--- Exercise directions ---
Out of the listing below, copy every line that carries the string "worst".

--- Material for the task ---
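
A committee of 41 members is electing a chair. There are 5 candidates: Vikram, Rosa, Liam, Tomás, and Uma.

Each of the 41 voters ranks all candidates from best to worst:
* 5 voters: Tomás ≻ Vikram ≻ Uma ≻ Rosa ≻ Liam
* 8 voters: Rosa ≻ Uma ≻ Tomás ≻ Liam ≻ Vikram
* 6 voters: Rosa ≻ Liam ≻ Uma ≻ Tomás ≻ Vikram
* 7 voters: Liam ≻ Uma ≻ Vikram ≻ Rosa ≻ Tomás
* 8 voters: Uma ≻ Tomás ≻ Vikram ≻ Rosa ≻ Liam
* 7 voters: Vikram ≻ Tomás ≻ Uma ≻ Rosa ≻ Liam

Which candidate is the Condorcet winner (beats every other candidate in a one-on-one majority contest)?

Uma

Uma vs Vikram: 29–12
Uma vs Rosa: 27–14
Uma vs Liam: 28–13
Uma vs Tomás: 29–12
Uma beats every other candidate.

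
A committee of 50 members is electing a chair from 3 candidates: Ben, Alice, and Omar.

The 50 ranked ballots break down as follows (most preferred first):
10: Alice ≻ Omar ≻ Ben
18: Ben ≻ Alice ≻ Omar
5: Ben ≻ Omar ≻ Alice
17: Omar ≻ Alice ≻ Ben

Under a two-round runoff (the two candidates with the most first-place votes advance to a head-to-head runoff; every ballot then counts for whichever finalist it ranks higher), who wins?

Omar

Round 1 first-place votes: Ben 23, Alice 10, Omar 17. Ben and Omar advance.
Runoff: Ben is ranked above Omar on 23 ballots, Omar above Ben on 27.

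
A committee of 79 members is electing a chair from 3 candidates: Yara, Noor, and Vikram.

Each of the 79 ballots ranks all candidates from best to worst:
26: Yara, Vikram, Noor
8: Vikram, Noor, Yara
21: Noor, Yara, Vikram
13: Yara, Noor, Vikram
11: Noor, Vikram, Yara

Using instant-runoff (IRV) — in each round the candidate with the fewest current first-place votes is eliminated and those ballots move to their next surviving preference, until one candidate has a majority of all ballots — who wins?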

--

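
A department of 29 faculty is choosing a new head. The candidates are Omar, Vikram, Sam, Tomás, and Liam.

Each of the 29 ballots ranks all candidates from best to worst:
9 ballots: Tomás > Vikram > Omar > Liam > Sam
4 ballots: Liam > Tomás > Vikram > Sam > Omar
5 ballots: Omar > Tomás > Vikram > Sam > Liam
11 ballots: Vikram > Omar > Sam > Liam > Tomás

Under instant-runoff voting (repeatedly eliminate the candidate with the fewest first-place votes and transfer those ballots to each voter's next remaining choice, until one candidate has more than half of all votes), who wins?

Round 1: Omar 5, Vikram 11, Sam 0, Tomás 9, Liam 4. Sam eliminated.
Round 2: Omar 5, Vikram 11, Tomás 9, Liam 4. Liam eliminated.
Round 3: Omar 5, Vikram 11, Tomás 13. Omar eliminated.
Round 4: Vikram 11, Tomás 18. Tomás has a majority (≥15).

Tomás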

--- Response to this task ---
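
Each of the 41 voters ranks all candidates from best to worst:
Each of the 79 ballots ranks all candidates from best to worst:
Each of the 29 ballots ranks all candidates from best to worst: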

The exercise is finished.